▸ WORK REQUEST
Each record must be reproduced exactly as it is shown.

[Dataset entries]
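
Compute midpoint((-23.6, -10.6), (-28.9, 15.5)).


M = (((-23.6)+(-28.9))/2, ((-10.6)+15.5)/2)
= (-26.25, 2.45)

(-26.25, 2.45)


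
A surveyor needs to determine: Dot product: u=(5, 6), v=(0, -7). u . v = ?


u . v = u_x*v_x + u_y*v_y = 5*0 + 6*(-7)
= 0 + (-42) = -42

-42


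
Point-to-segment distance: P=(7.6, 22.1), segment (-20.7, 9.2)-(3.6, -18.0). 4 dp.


Project P onto AB: t = 0.2532 (clamped to [0,1])
Closest point on segment: (-14.5478, 2.3136)
Distance: 29.6989

29.6989


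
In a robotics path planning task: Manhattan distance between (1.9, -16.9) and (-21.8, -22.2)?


|1.9-(-21.8)| + |(-16.9)-(-22.2)| = 23.7 + 5.3 = 29

29


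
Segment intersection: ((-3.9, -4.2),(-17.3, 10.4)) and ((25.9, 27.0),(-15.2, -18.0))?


Cross products: d1=-58.68, d2=-1261.74, d3=-853.16, d4=349.9
d1*d2 < 0 and d3*d4 < 0? no

No, they don't intersect


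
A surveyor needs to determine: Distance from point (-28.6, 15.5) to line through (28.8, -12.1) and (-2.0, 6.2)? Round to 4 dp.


|cross product| = 200.34
|line direction| = sqrt(1283.53) = 35.8264
Distance = 200.34/sqrt(1283.53) = 5.592

5.592


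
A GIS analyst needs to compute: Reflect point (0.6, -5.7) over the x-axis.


Reflection over x-axis: (x,y) -> (x,-y)
(0.6, -5.7) -> (0.6, 5.7)

(0.6, 5.7)


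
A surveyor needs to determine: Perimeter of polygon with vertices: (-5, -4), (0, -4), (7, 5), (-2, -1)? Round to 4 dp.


Sides: (-5, -4)->(0, -4): sqrt(25) = 5, (0, -4)->(7, 5): sqrt(130) = 11.401754, (7, 5)->(-2, -1): sqrt(117) = 10.816654, (-2, -1)->(-5, -4): sqrt(18) = 4.242641
Sum = 31.461049
Perimeter = 31.461

31.461


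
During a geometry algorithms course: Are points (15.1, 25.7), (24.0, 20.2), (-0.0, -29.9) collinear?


Cross product: (24-15.1)*((-29.9)-25.7) - (20.2-25.7)*(0-15.1)
= -577.89

No, not collinear


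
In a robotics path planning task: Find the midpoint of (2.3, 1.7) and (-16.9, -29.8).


M = ((2.3+(-16.9))/2, (1.7+(-29.8))/2)
= (-7.3, -14.05)

(-7.3, -14.05)


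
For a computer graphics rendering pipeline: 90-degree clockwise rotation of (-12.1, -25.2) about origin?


90° CW: (x,y) -> (y, -x)
(-12.1,-25.2) -> (-25.2, 12.1)

(-25.2, 12.1)


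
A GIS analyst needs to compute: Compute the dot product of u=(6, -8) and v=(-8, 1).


u . v = u_x*v_x + u_y*v_y = 6*(-8) + (-8)*1
= (-48) + (-8) = -56

-56


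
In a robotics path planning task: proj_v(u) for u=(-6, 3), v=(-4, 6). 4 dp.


u.v = 42, |v| = sqrt(52) = 7.2111
Scalar projection = u.v / |v| = 42 / sqrt(52) = 5.8244

5.8244


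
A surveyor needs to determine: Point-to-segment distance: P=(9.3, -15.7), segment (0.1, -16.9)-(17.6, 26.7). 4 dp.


Project P onto AB: t = 0.0966 (clamped to [0,1])
Closest point on segment: (1.7913, -12.6862)
Distance: 8.0909

8.0909


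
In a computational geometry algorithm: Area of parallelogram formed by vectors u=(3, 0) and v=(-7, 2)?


|u x v| = |3*2 - 0*(-7)|
= |6 - 0| = 6

6


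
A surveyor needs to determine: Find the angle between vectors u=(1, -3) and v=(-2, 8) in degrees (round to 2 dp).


u.v = -26, |u| = sqrt(10) = 3.1623, |v| = sqrt(68) = 8.2462
cos(theta) = u.v/(|u||v|) = -26/sqrt(680) = -0.997054
theta = acos(-0.997054) = 175.6 degrees

175.6 degrees


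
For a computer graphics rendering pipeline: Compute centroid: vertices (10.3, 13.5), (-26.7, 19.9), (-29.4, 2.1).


Centroid = ((x_A+x_B+x_C)/3, (y_A+y_B+y_C)/3)
= ((10.3+(-26.7)+(-29.4))/3, (13.5+19.9+2.1)/3)
= (-15.2667, 11.8333)

(-15.2667, 11.8333)


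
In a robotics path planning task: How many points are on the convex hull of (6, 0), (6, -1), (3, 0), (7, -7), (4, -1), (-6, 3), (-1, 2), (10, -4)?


Convex hull vertices (CCW): (-6, 3), (7, -7), (10, -4), (6, 0), (-1, 2)
Count = 5

5


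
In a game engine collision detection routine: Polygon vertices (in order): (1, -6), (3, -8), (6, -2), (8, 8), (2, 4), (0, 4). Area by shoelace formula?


Shoelace sum: (1*(-8) - 3*(-6)) + (3*(-2) - 6*(-8)) + (6*8 - 8*(-2)) + (8*4 - 2*8) + (2*4 - 0*4) + (0*(-6) - 1*4)
= 136
Area = |136|/2 = 68

68


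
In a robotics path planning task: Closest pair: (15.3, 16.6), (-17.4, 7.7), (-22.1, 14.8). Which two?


d(P0,P1) = 33.8895, d(P0,P2) = 37.4433, d(P1,P2) = 8.5147
Closest: P1 and P2

Closest pair: (-17.4, 7.7) and (-22.1, 14.8), distance = 8.5147


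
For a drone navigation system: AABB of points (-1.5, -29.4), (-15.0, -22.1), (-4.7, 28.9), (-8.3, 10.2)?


x range: [-15, -1.5]
y range: [-29.4, 28.9]
Bounding box: (-15,-29.4) to (-1.5,28.9)

(-15,-29.4) to (-1.5,28.9)


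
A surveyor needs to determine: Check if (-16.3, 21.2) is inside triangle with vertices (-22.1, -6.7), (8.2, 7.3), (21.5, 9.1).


Cross products: AB x AP = 764.17, BC x BP = 228.97, CA x CP = -1124.8
All same sign? no

No, outside


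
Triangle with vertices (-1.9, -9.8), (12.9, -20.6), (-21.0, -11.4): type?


Side lengths squared: AB^2=335.68, BC^2=1233.85, CA^2=367.37
Sorted: [335.68, 367.37, 1233.85]
By sides: Scalene, By angles: Obtuse

Scalene, Obtuse


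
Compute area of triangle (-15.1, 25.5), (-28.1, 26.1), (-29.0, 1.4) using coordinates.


Area = |x_A(y_B-y_C) + x_B(y_C-y_A) + x_C(y_A-y_B)|/2
= |(-372.97) + 677.21 + 17.4|/2
= 321.64/2 = 160.82

160.82


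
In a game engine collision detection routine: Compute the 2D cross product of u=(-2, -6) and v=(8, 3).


u x v = u_x*v_y - u_y*v_x = (-2)*3 - (-6)*8
= (-6) - (-48) = 42

42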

▸ REPLY TO THE EXERCISE
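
Compute midpoint((-23.6, -10.6), (-28.9, 15.5)).


M = (((-23.6)+(-28.9))/2, ((-10.6)+15.5)/2)
= (-26.25, 2.45)

(-26.25, 2.45)


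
A surveyor needs to determine: Dot product: u=(5, 6), v=(0, -7). u . v = ?


u . v = u_x*v_x + u_y*v_y = 5*0 + 6*(-7)
= 0 + (-42) = -42

-42


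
Point-to-segment distance: P=(7.6, 22.1), segment (-20.7, 9.2)-(3.6, -18.0). 4 dp.


Project P onto AB: t = 0.2532 (clamped to [0,1])
Closest point on segment: (-14.5478, 2.3136)
Distance: 29.6989

29.6989


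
In a robotics path planning task: Manhattan distance between (1.9, -16.9) and (-21.8, -22.2)?


|1.9-(-21.8)| + |(-16.9)-(-22.2)| = 23.7 + 5.3 = 29

29


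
Segment intersection: ((-3.9, -4.2),(-17.3, 10.4)) and ((25.9, 27.0),(-15.2, -18.0))?


Cross products: d1=-58.68, d2=-1261.74, d3=-853.16, d4=349.9
d1*d2 < 0 and d3*d4 < 0? no

No, they don't intersect


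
A surveyor needs to determine: Distance from point (-28.6, 15.5) to line through (28.8, -12.1) and (-2.0, 6.2)? Round to 4 dp.


|cross product| = 200.34
|line direction| = sqrt(1283.53) = 35.8264
Distance = 200.34/sqrt(1283.53) = 5.592

5.592


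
A GIS analyst needs to compute: Reflect point (0.6, -5.7) over the x-axis.


Reflection over x-axis: (x,y) -> (x,-y)
(0.6, -5.7) -> (0.6, 5.7)

(0.6, 5.7)


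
A surveyor needs to determine: Perimeter of polygon with vertices: (-5, -4), (0, -4), (7, 5), (-2, -1)? Round to 4 dp.


Sides: (-5, -4)->(0, -4): sqrt(25) = 5, (0, -4)->(7, 5): sqrt(130) = 11.401754, (7, 5)->(-2, -1): sqrt(117) = 10.816654, (-2, -1)->(-5, -4): sqrt(18) = 4.242641
Sum = 31.461049
Perimeter = 31.461

31.461


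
During a geometry algorithms course: Are points (15.1, 25.7), (24.0, 20.2), (-0.0, -29.9) collinear?


Cross product: (24-15.1)*((-29.9)-25.7) - (20.2-25.7)*(0-15.1)
= -577.89

No, not collinear


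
In a robotics path planning task: Find the midpoint of (2.3, 1.7) and (-16.9, -29.8).


M = ((2.3+(-16.9))/2, (1.7+(-29.8))/2)
= (-7.3, -14.05)

(-7.3, -14.05)


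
For a computer graphics rendering pipeline: 90-degree clockwise rotation of (-12.1, -25.2) about origin?


90° CW: (x,y) -> (y, -x)
(-12.1,-25.2) -> (-25.2, 12.1)

(-25.2, 12.1)


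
A GIS analyst needs to compute: Compute the dot product of u=(6, -8) and v=(-8, 1).


u . v = u_x*v_x + u_y*v_y = 6*(-8) + (-8)*1
= (-48) + (-8) = -56

-56


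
In a robotics path planning task: proj_v(u) for u=(-6, 3), v=(-4, 6). 4 dp.


u.v = 42, |v| = sqrt(52) = 7.2111
Scalar projection = u.v / |v| = 42 / sqrt(52) = 5.8244

5.8244


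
A surveyor needs to determine: Point-to-segment distance: P=(9.3, -15.7), segment (0.1, -16.9)-(17.6, 26.7). 4 dp.


Project P onto AB: t = 0.0966 (clamped to [0,1])
Closest point on segment: (1.7913, -12.6862)
Distance: 8.0909

8.0909


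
In a computational geometry algorithm: Area of parallelogram formed by vectors u=(3, 0) and v=(-7, 2)?


|u x v| = |3*2 - 0*(-7)|
= |6 - 0| = 6

6


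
A surveyor needs to determine: Find the angle between vectors u=(1, -3) and v=(-2, 8) in degrees (round to 2 dp).


u.v = -26, |u| = sqrt(10) = 3.1623, |v| = sqrt(68) = 8.2462
cos(theta) = u.v/(|u||v|) = -26/sqrt(680) = -0.997054
theta = acos(-0.997054) = 175.6 degrees

175.6 degrees


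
For a computer graphics rendering pipeline: Compute centroid: vertices (10.3, 13.5), (-26.7, 19.9), (-29.4, 2.1).


Centroid = ((x_A+x_B+x_C)/3, (y_A+y_B+y_C)/3)
= ((10.3+(-26.7)+(-29.4))/3, (13.5+19.9+2.1)/3)
= (-15.2667, 11.8333)

(-15.2667, 11.8333)


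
In a robotics path planning task: How many points are on the convex hull of (6, 0), (6, -1), (3, 0), (7, -7), (4, -1), (-6, 3), (-1, 2), (10, -4)?


Convex hull vertices (CCW): (-6, 3), (7, -7), (10, -4), (6, 0), (-1, 2)
Count = 5

5


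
In a game engine collision detection routine: Polygon vertices (in order): (1, -6), (3, -8), (6, -2), (8, 8), (2, 4), (0, 4). Area by shoelace formula?


Shoelace sum: (1*(-8) - 3*(-6)) + (3*(-2) - 6*(-8)) + (6*8 - 8*(-2)) + (8*4 - 2*8) + (2*4 - 0*4) + (0*(-6) - 1*4)
= 136
Area = |136|/2 = 68

68


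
In a robotics path planning task: Closest pair: (15.3, 16.6), (-17.4, 7.7), (-22.1, 14.8). Which two?


d(P0,P1) = 33.8895, d(P0,P2) = 37.4433, d(P1,P2) = 8.5147
Closest: P1 and P2

Closest pair: (-17.4, 7.7) and (-22.1, 14.8), distance = 8.5147


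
For a drone navigation system: AABB of points (-1.5, -29.4), (-15.0, -22.1), (-4.7, 28.9), (-8.3, 10.2)?


x range: [-15, -1.5]
y range: [-29.4, 28.9]
Bounding box: (-15,-29.4) to (-1.5,28.9)

(-15,-29.4) to (-1.5,28.9)


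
A surveyor needs to determine: Check if (-16.3, 21.2) is inside triangle with vertices (-22.1, -6.7), (8.2, 7.3), (21.5, 9.1).


Cross products: AB x AP = 764.17, BC x BP = 228.97, CA x CP = -1124.8
All same sign? no

No, outside


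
Triangle with vertices (-1.9, -9.8), (12.9, -20.6), (-21.0, -11.4): type?


Side lengths squared: AB^2=335.68, BC^2=1233.85, CA^2=367.37
Sorted: [335.68, 367.37, 1233.85]
By sides: Scalene, By angles: Obtuse

Scalene, Obtuse


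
Compute area of triangle (-15.1, 25.5), (-28.1, 26.1), (-29.0, 1.4) using coordinates.


Area = |x_A(y_B-y_C) + x_B(y_C-y_A) + x_C(y_A-y_B)|/2
= |(-372.97) + 677.21 + 17.4|/2
= 321.64/2 = 160.82

160.82


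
In a game engine collision detection routine: Compute the 2D cross product of u=(-2, -6) and v=(8, 3).


u x v = u_x*v_y - u_y*v_x = (-2)*3 - (-6)*8
= (-6) - (-48) = 42

42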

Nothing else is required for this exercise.